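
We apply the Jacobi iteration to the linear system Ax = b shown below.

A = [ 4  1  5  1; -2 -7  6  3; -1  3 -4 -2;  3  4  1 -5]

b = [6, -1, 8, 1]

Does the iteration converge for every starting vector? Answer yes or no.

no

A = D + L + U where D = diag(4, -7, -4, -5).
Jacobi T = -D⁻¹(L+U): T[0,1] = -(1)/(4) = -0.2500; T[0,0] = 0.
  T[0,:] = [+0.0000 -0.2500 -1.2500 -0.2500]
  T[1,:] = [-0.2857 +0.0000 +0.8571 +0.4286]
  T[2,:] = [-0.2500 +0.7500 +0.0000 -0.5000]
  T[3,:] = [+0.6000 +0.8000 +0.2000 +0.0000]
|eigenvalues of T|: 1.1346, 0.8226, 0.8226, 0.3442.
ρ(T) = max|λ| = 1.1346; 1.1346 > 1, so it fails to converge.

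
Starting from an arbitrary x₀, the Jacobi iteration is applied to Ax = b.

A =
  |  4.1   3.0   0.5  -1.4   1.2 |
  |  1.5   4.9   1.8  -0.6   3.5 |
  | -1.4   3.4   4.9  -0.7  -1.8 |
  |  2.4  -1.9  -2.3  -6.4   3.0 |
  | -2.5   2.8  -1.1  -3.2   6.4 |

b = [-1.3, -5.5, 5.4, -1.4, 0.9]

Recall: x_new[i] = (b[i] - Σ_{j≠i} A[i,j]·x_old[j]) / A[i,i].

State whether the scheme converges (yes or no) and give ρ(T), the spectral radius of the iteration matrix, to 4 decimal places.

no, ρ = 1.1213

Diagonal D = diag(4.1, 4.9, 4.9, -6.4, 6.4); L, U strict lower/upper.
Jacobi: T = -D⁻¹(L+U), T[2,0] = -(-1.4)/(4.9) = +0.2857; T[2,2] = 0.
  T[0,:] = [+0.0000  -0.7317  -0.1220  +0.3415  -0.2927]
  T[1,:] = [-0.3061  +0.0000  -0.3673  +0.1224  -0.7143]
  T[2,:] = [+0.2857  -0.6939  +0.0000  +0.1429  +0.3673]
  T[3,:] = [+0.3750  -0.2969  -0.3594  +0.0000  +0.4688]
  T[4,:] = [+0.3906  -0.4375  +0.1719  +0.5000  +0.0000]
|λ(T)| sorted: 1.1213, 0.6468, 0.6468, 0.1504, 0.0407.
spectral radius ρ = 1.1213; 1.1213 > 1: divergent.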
━━━
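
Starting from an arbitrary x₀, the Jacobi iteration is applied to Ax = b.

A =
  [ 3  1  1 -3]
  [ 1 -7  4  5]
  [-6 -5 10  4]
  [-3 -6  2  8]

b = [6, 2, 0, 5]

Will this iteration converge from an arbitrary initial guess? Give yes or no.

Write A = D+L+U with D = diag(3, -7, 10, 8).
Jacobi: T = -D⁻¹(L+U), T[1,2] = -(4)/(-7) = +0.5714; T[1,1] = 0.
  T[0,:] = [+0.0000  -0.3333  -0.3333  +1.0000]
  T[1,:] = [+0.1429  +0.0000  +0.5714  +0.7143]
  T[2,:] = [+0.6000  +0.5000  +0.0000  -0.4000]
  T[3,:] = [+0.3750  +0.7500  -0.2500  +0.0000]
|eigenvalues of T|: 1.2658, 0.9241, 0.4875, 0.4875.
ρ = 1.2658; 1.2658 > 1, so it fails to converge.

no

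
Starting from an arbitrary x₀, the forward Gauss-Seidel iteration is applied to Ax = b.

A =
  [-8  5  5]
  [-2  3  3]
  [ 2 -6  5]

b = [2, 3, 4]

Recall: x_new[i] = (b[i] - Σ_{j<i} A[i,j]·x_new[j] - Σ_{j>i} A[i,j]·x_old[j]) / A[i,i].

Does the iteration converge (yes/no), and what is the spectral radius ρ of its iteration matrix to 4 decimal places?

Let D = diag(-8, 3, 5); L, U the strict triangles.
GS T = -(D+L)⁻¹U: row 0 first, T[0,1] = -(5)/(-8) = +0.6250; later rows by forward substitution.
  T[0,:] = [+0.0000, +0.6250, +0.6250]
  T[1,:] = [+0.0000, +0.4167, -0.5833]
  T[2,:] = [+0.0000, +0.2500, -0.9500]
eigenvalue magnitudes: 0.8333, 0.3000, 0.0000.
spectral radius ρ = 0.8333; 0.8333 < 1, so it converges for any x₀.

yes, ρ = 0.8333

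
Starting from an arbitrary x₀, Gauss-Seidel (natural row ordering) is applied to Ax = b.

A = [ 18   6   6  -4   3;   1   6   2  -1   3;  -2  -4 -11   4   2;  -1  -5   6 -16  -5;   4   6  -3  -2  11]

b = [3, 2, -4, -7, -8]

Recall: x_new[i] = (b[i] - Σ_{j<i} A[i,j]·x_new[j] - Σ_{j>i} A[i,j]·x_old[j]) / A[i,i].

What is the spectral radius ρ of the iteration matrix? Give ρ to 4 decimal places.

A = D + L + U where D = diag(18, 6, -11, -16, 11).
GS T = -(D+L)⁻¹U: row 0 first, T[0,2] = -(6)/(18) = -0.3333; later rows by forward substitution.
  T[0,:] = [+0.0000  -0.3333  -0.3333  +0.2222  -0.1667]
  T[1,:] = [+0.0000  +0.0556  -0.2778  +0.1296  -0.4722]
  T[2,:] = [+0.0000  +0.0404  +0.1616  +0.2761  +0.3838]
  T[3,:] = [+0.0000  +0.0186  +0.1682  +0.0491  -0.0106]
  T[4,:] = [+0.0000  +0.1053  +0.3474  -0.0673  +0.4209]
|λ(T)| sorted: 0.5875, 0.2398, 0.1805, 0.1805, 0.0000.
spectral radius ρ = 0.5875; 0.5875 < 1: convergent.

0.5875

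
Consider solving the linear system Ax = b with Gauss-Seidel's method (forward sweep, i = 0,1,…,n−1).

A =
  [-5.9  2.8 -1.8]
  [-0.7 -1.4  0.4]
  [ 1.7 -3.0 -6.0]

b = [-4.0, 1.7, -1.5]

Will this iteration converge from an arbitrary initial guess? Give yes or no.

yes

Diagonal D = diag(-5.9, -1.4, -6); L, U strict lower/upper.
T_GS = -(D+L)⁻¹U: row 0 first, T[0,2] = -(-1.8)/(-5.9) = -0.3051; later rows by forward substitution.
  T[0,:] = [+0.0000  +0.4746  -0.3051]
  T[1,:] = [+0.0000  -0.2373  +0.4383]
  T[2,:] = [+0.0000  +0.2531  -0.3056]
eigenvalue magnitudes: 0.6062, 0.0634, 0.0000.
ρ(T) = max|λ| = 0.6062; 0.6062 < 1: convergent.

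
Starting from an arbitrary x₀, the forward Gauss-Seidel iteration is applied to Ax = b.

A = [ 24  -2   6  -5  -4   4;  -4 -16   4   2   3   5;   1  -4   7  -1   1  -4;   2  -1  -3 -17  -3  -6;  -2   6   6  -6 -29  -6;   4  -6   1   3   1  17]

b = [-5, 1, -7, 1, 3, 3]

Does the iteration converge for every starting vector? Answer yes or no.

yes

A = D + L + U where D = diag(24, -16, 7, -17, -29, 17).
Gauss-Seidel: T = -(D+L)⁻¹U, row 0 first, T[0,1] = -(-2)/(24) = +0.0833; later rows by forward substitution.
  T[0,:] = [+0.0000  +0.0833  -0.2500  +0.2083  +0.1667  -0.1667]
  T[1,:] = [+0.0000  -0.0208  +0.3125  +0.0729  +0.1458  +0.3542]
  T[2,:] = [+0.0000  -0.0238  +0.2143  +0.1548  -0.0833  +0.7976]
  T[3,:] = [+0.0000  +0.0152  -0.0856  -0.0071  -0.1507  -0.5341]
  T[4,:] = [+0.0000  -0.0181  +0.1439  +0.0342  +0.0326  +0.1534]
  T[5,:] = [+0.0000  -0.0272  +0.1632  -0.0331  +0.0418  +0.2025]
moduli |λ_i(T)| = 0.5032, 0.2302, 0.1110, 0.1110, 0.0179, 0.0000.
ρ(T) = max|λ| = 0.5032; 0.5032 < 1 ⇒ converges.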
━━━
Please return every line of the records that contains the word "system".

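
We apply the Jacobi iteration to the linear system Ax = b shown below.
Consider solving the linear system Ax = b with Gauss-Seidel's method (forward sweep, i = 0,1,…,n−1).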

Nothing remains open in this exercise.